Stored dataset items:
-- Opening Marker --
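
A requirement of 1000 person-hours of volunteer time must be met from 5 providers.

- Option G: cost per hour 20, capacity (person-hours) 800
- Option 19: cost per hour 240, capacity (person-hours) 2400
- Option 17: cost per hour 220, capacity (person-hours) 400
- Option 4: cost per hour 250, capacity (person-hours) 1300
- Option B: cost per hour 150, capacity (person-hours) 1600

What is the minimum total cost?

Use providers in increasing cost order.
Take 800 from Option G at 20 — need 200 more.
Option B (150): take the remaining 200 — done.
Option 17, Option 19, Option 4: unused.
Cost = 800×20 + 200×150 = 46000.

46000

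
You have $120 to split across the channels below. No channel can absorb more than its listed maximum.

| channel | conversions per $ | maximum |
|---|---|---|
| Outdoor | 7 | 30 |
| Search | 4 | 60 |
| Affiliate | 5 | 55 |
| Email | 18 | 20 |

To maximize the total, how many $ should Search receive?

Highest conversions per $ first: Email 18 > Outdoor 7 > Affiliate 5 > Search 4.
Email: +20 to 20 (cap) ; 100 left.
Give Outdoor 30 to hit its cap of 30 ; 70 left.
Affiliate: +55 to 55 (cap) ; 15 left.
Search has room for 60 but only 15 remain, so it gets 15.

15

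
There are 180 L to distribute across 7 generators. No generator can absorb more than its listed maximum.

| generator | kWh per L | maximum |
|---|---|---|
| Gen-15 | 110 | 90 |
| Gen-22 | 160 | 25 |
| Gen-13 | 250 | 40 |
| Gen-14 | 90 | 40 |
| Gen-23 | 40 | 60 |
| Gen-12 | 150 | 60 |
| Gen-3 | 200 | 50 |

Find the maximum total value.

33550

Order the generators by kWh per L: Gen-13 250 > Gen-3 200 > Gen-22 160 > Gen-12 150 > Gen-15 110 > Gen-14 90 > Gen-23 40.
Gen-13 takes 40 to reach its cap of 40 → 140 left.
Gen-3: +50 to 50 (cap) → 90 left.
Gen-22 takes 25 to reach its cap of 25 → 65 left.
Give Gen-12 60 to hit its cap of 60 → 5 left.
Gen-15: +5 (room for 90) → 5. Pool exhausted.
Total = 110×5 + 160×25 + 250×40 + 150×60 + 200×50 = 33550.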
-- Closing Marker --
Work to be completed:
If a line falls between the first line of the entries and the line containing "Search | 4 | 60 |", or is one of those two, restate it word for word; leave all other lines out.

Answer to the problem:
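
A requirement of 1000 person-hours of volunteer time must be met from 5 providers.

- Option G: cost per hour 20, capacity (person-hours) 800
- Option 19: cost per hour 240, capacity (person-hours) 2400
- Option 17: cost per hour 220, capacity (person-hours) 400
- Option 4: cost per hour 250, capacity (person-hours) 1300
- Option B: cost per hour 150, capacity (person-hours) 1600

What is the minimum total cost?

Use providers in increasing cost order.
Take 800 from Option G at 20 — need 200 more.
Option B (150): take the remaining 200 — done.
Option 17, Option 19, Option 4: unused.
Cost = 800×20 + 200×150 = 46000.

46000

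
You have $120 to split across the channels below. No channel can absorb more than its listed maximum.

| channel | conversions per $ | maximum |
|---|---|---|
| Outdoor | 7 | 30 |
| Search | 4 | 60 |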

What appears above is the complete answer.